# Task brief:
The answer should reproduce the listing below character for character.

# Records to process:
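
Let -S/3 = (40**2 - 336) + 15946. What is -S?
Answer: 51630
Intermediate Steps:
S = -51630 (S = -3*((40**2 - 336) + 15946) = -3*((1600 - 336) + 15946) = -3*(1264 + 15946) = -3*17210 = -51630)
-S = -1*(-51630) = 51630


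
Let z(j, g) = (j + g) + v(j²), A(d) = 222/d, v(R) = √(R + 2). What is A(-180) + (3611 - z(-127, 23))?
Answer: 111413/30 - √16131 ≈ 3586.8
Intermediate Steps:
v(R) = √(2 + R)
z(j, g) = g + j + √(2 + j²) (z(j, g) = (j + g) + √(2 + j²) = (g + j) + √(2 + j²) = g + j + √(2 + j²))
A(-180) + (3611 - z(-127, 23)) = 222/(-180) + (3611 - (23 - 127 + √(2 + (-127)²))) = 222*(-1/180) + (3611 - (23 - 127 + √(2 + 16129))) = -37/30 + (3611 - (23 - 127 + √16131)) = -37/30 + (3611 - (-104 + √16131)) = -37/30 + (3611 + (104 - √16131)) = -37/30 + (3715 - √16131) = 111413/30 - √16131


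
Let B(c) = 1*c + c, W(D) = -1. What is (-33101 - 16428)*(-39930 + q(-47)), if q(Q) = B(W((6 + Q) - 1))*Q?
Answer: 1973037244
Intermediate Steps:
B(c) = 2*c (B(c) = c + c = 2*c)
q(Q) = -2*Q (q(Q) = (2*(-1))*Q = -2*Q)
(-33101 - 16428)*(-39930 + q(-47)) = (-33101 - 16428)*(-39930 - 2*(-47)) = -49529*(-39930 + 94) = -49529*(-39836) = 1973037244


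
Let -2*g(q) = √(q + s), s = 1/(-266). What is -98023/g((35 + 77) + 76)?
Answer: 196046*√13301862/50007 ≈ 14298.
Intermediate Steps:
s = -1/266 ≈ -0.0037594
g(q) = -√(-1/266 + q)/2 (g(q) = -√(q - 1/266)/2 = -√(-1/266 + q)/2)
-98023/g((35 + 77) + 76) = -98023*(-532/√(-266 + 70756*((35 + 77) + 76))) = -98023*(-532/√(-266 + 70756*(112 + 76))) = -98023*(-532/√(-266 + 70756*188)) = -98023*(-532/√(-266 + 13302128)) = -98023*(-2*√13301862/50007) = -(-196046)*√13301862/50007 = 196046*√13301862/50007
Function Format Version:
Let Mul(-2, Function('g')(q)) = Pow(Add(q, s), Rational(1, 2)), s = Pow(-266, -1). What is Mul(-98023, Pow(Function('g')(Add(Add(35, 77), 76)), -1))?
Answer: Mul(Rational(196046, 50007), Pow(13301862, Rational(1, 2))) ≈ 14298.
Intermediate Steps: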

# Answer section:
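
Let -S/3 = (40**2 - 336) + 15946. What is -S?
Answer: 51630
Intermediate Steps:
S = -51630 (S = -3*((40**2 - 336) + 15946) = -3*((1600 - 336) + 15946) = -3*(1264 + 15946) = -3*17210 = -51630)
-S = -1*(-51630) = 51630


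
Let z(j, g) = (j + g) + v(j²), A(d) = 222/d, v(R) = √(R + 2). What is A(-180) + (3611 - z(-127, 23))?
Answer: 111413/30 - √16131 ≈ 3586.8
Intermediate Steps:
v(R) = √(2 + R)
z(j, g) = g + j + √(2 + j²) (z(j, g) = (j + g) + √(2 + j²) = (g + j) + √(2 + j²) = g + j + √(2 + j²))
A(-180) + (3611 - z(-127, 23)) = 222/(-180) + (3611 - (23 - 127 + √(2 + (-127)²))) = 222*(-1/180) + (3611 - (23 - 127 + √(2 + 16129))) = -37/30 + (3611 - (23 - 127 + √16131)) = -37/30 + (3611 - (-104 + √16131)) = -37/30 + (3611 + (104 - √16131)) = -37/30 + (3715 - √16131) = 111413/30 - √16131


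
Let B(c) = 1*c + c, W(D) = -1. What is (-33101 - 16428)*(-39930 + q(-47)), if q(Q) = B(W((6 + Q) - 1))*Q?
Answer: 1973037244
Intermediate Steps:
B(c) = 2*c (B(c) = c + c = 2*c)
q(Q) = -2*Q (q(Q) = (2*(-1))*Q = -2*Q)
(-33101 - 16428)*(-39930 + q(-47)) = (-33101 - 16428)*(-39930 - 2*(-47)) = -49529*(-39930 + 94) = -49529*(-39836) = 1973037244


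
Let -2*g(q) = √(q + s), s = 1/(-266). What is -98023/g((35 + 77) + 76)?
Answer: 196046*√13301862/50007 ≈ 14298.
Intermediate Steps:
s = -1/266 ≈ -0.0037594
g(q) = -√(-1/266 + q)/2 (g(q) = -√(q - 1/266)/2 = -√(-1/266 + q)/2)
-98023/g((35 + 77) + 76) = -98023*(-532/√(-266 + 70756*((35 + 77) + 76))) = -98023*(-532/√(-266 + 70756*(112 + 76))) = -98023*(-532/√(-266 + 70756*188)) = -98023*(-532/√(-266 + 13302128)) = -98023*(-2*√13301862/50007) = -(-196046)*√13301862/50007 = 196046*√13301862/50007
Function Format Version:
Let Mul(-2, Function('g')(q)) = Pow(Add(q, s), Rational(1, 2)), s = Pow(-266, -1). What is Mul(-98023, Pow(Function('g')(Add(Add(35, 77), 76)), -1))?
Answer: Mul(Rational(196046, 50007), Pow(13301862, Rational(1, 2))) ≈ 14298.
Intermediate Steps: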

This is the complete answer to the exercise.